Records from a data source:
================================
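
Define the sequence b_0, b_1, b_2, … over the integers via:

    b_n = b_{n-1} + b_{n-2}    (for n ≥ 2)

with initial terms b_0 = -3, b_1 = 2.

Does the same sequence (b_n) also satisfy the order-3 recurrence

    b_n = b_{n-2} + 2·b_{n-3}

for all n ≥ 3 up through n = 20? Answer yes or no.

Terms b_0..b_20: -3, 2, -1, 1, 0, 1, 1, 2, 3, 5, 8, 13, 21, 34, 55, 89, 144, 233, 377, 610, 987
n=3: candidate gives -4, actual b_3 = 1 ✗

no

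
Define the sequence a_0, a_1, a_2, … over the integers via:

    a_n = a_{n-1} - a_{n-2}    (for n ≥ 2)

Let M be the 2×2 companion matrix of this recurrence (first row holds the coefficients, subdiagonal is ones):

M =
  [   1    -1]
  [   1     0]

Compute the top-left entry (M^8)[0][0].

(M^8)[0][0] is the top entry after applying M 8 times to the unit state (1, 0). Equivalently it is h_{9} for the auxiliary sequence (h_n) obeying the same recurrence with h_1 = 1 and h_i = 0 for 0 ≤ i < 1:
h_2 = 1·1 + -1·0 = 1
h_3 = 1·1 + -1·1 = 0
h_4 = 1·0 + -1·1 = -1
h_5 = 1·-1 + -1·0 = -1
h_6 = 1·-1 + -1·-1 = 0
h_7 = 1·0 + -1·-1 = 1
h_8 = 1·1 + -1·0 = 1
h_9 = 1·1 + -1·1 = 0

0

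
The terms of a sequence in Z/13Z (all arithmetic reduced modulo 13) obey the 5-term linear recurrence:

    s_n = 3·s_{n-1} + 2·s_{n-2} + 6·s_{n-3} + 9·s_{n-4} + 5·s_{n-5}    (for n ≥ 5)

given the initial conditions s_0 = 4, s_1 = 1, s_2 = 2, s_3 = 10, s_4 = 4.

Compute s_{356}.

s_5 = 3·4 + 2·10 + 6·2 + 9·1 + 5·4 = 8
s_6 = 3·8 + 2·4 + 6·10 + 9·2 + 5·1 = 11
s_7 = 3·11 + 2·8 + 6·4 + 9·10 + 5·2 = 4
s_8 = 3·4 + 2·11 + 6·8 + 9·4 + 5·10 = 12
s_9 = 3·12 + 2·4 + 6·11 + 9·8 + 5·4 = 7
s_10 = 3·7 + 2·12 + 6·4 + 9·11 + 5·8 = 0
Continuing the recurrence:
  s_11 = 8;  s_12 = 12;  s_13 = 6;  s_14 = 8;  s_15 = 11;  s_16 = 12
  s_17 = 12;  s_18 = 7;  s_19 = 9;  s_20 = 3;  s_21 = 3;  s_22 = 10
  s_23 = 1;  s_24 = 9;  s_25 = 1;  s_26 = 2;  s_27 = 4;  s_28 = 4
  s_29 = 8;  s_30 = 1;  s_31 = 11;  s_32 = 9;  s_33 = 4;  s_34 = 2
  s_35 = 3;  s_36 = 4;  s_37 = 7;  s_38 = 7;  s_39 = 5;  s_40 = 5
  s_41 = 7;  s_42 = 3;  s_43 = 3;  s_44 = 10;  s_45 = 12;  s_46 = 6
  s_47 = 1;  s_48 = 10;  s_49 = 5;  s_50 = 12;  s_51 = 2;  s_52 = 12
  s_53 = 12;  s_54 = 10;  s_55 = 9;  s_56 = 3;  s_57 = 8;  s_58 = 0
  s_59 = 9;  s_60 = 4;  s_61 = 0;  s_62 = 11;  s_63 = 8;  s_64 = 10
  s_65 = 2;  s_66 = 4;  s_67 = 8;  s_68 = 5;  s_69 = 6;  s_70 = 5
  s_71 = 6;  s_72 = 6;  s_73 = 9;  s_74 = 7;  s_75 = 11;  s_76 = 3
  s_77 = 2;  s_78 = 4;  s_79 = 12;  s_80 = 8;  s_81 = 1;  s_82 = 7
  s_83 = 4;  s_84 = 8;  s_85 = 6;  s_86 = 9;  s_87 = 2;  s_88 = 9
  s_89 = 10;  s_90 = 2;  s_91 = 0;  s_92 = 12;  s_93 = 1;  s_94 = 4
  s_95 = 5;  s_96 = 7;  s_97 = 7;  s_98 = 2;  s_99 = 10;  s_100 = 8
  s_101 = 11;  s_102 = 6;  s_103 = 6;  s_104 = 10;  s_105 = 9;  s_106 = 10
  s_107 = 10;  s_108 = 3;  s_109 = 12;  s_110 = 3;  s_111 = 9;  s_112 = 0
  s_113 = 3;  s_114 = 7;  s_115 = 6;  s_116 = 4;  s_117 = 2;  s_118 = 11
  s_119 = 7;  s_120 = 4;  s_121 = 0;  s_122 = 3;  s_123 = 8;  s_124 = 10
  s_125 = 6;  s_126 = 9;  s_127 = 4;  s_128 = 1;  s_129 = 0;  s_130 = 7
  s_131 = 4;  s_132 = 3;  s_133 = 12;  s_134 = 12;  s_135 = 6;  s_136 = 5
  s_137 = 1;  s_138 = 9;  s_139 = 4;  s_140 = 7;  s_141 = 0;  s_142 = 7
  s_143 = 1;  s_144 = 9;  s_145 = 2;  s_146 = 2;  s_147 = 4;  s_148 = 10
  s_149 = 9;  s_150 = 8;  s_151 = 5;  s_152 = 0;  s_153 = 7;  s_154 = 12
  s_155 = 5;  s_156 = 2;  s_157 = 8;  s_158 = 6;  s_159 = 8;  s_160 = 10
  s_161 = 8;  s_162 = 4;  s_163 = 8;  s_164 = 2;  s_165 = 12;  s_166 = 8
  s_167 = 9;  s_168 = 4;  s_169 = 1;  s_170 = 2;  s_171 = 10;  s_172 = 4
  s_173 = 8;  s_174 = 11;  s_175 = 4;  s_176 = 12;  s_177 = 7;  s_178 = 0
  s_179 = 8;  s_180 = 12;  s_181 = 6;  s_182 = 8;  s_183 = 11;  s_184 = 12
  s_185 = 12;  s_186 = 7;  s_187 = 9;  s_188 = 3;  s_189 = 3;  s_190 = 10
  s_191 = 1;  s_192 = 9;  s_193 = 1;  s_194 = 2;  s_195 = 4;  s_196 = 4
  s_197 = 8;  s_198 = 1;  s_199 = 11;  s_200 = 9;  s_201 = 4;  s_202 = 2
  s_203 = 3;  s_204 = 4;  s_205 = 7;  s_206 = 7;  s_207 = 5;  s_208 = 5
  s_209 = 7;  s_210 = 3;  s_211 = 3;  s_212 = 10;  s_213 = 12;  s_214 = 6
  s_215 = 1;  s_216 = 10;  s_217 = 5;  s_218 = 12;  s_219 = 2;  s_220 = 12
  s_221 = 12;  s_222 = 10;  s_223 = 9;  s_224 = 3;  s_225 = 8;  s_226 = 0
  s_227 = 9;  s_228 = 4;  s_229 = 0;  s_230 = 11;  s_231 = 8;  s_232 = 10
  s_233 = 2;  s_234 = 4;  s_235 = 8;  s_236 = 5;  s_237 = 6;  s_238 = 5
  s_239 = 6;  s_240 = 6;  s_241 = 9;  s_242 = 7;  s_243 = 11;  s_244 = 3
  s_245 = 2;  s_246 = 4;  s_247 = 12;  s_248 = 8;  s_249 = 1;  s_250 = 7
  s_251 = 4;  s_252 = 8;  s_253 = 6;  s_254 = 9;  s_255 = 2;  s_256 = 9
  s_257 = 10;  s_258 = 2;  s_259 = 0;  s_260 = 12;  s_261 = 1;  s_262 = 4
  s_263 = 5;  s_264 = 7;  s_265 = 7;  s_266 = 2;  s_267 = 10;  s_268 = 8
  s_269 = 11;  s_270 = 6;  s_271 = 6;  s_272 = 10;  s_273 = 9;  s_274 = 10
  s_275 = 10;  s_276 = 3;  s_277 = 12;  s_278 = 3;  s_279 = 9;  s_280 = 0
  s_281 = 3;  s_282 = 7;  s_283 = 6;  s_284 = 4;  s_285 = 2;  s_286 = 11
  s_287 = 7;  s_288 = 4;  s_289 = 0;  s_290 = 3;  s_291 = 8;  s_292 = 10
  s_293 = 6;  s_294 = 9;  s_295 = 4;  s_296 = 1;  s_297 = 0;  s_298 = 7
  s_299 = 4;  s_300 = 3;  s_301 = 12;  s_302 = 12;  s_303 = 6;  s_304 = 5
  s_305 = 1;  s_306 = 9;  s_307 = 4;  s_308 = 7;  s_309 = 0;  s_310 = 7
  s_311 = 1;  s_312 = 9;  s_313 = 2;  s_314 = 2;  s_315 = 4;  s_316 = 10
  s_317 = 9;  s_318 = 8;  s_319 = 5;  s_320 = 0;  s_321 = 7;  s_322 = 12
  s_323 = 5;  s_324 = 2;  s_325 = 8;  s_326 = 6;  s_327 = 8;  s_328 = 10
  s_329 = 8;  s_330 = 4;  s_331 = 8;  s_332 = 2;  s_333 = 12;  s_334 = 8
  s_335 = 9;  s_336 = 4;  s_337 = 1;  s_338 = 2;  s_339 = 10;  s_340 = 4
  s_341 = 8;  s_342 = 11;  s_343 = 4;  s_344 = 12;  s_345 = 7;  s_346 = 0
  s_347 = 8;  s_348 = 12;  s_349 = 6;  s_350 = 8;  s_351 = 11;  s_352 = 12
  s_353 = 12;  s_354 = 7
s_355 = 3·7 + 2·12 + 6·12 + 9·11 + 5·8 = 9
s_356 = 3·9 + 2·7 + 6·12 + 9·12 + 5·11 = 3

3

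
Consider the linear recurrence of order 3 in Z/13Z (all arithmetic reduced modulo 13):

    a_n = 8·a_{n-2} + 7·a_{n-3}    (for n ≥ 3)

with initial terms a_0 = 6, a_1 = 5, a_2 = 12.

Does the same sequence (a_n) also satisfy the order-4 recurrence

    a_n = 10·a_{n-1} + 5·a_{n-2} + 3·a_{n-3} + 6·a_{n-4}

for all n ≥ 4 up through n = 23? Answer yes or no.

no

Terms a_0..a_23: 6, 5, 12, 4, 1, 12, 10, 12, 8, 10, 5, 6, 6, 5, 12, 4, 1, 12, 10, 12, 8, 10, 5, 6
n=4: candidate gives 8, actual a_4 = 1 ✗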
================================
■ **Exercise brief**: Above are the entries. Quote exactly the lines from the one bearing "Define the sequence a_0, a_1, a_2, …" through the one bearing "given the initial".

■ **Solution to the exercise**:
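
Define the sequence a_0, a_1, a_2, … over the integers via:

    a_n = a_{n-1} - a_{n-2}    (for n ≥ 2)

Let M be the 2×2 companion matrix of this recurrence (first row holds the coefficients, subdiagonal is ones):

M =
  [   1    -1]
  [   1     0]

Compute the top-left entry (M^8)[0][0].

(M^8)[0][0] is the top entry after applying M 8 times to the unit state (1, 0). Equivalently it is h_{9} for the auxiliary sequence (h_n) obeying the same recurrence with h_1 = 1 and h_i = 0 for 0 ≤ i < 1:
h_2 = 1·1 + -1·0 = 1
h_3 = 1·1 + -1·1 = 0
h_4 = 1·0 + -1·1 = -1
h_5 = 1·-1 + -1·0 = -1
h_6 = 1·-1 + -1·-1 = 0
h_7 = 1·0 + -1·-1 = 1
h_8 = 1·1 + -1·0 = 1
h_9 = 1·1 + -1·1 = 0

0

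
The terms of a sequence in Z/13Z (all arithmetic reduced modulo 13) obey the 5-term linear recurrence:

    s_n = 3·s_{n-1} + 2·s_{n-2} + 6·s_{n-3} + 9·s_{n-4} + 5·s_{n-5}    (for n ≥ 5)

given the initial conditions s_0 = 4, s_1 = 1, s_2 = 2, s_3 = 10, s_4 = 4.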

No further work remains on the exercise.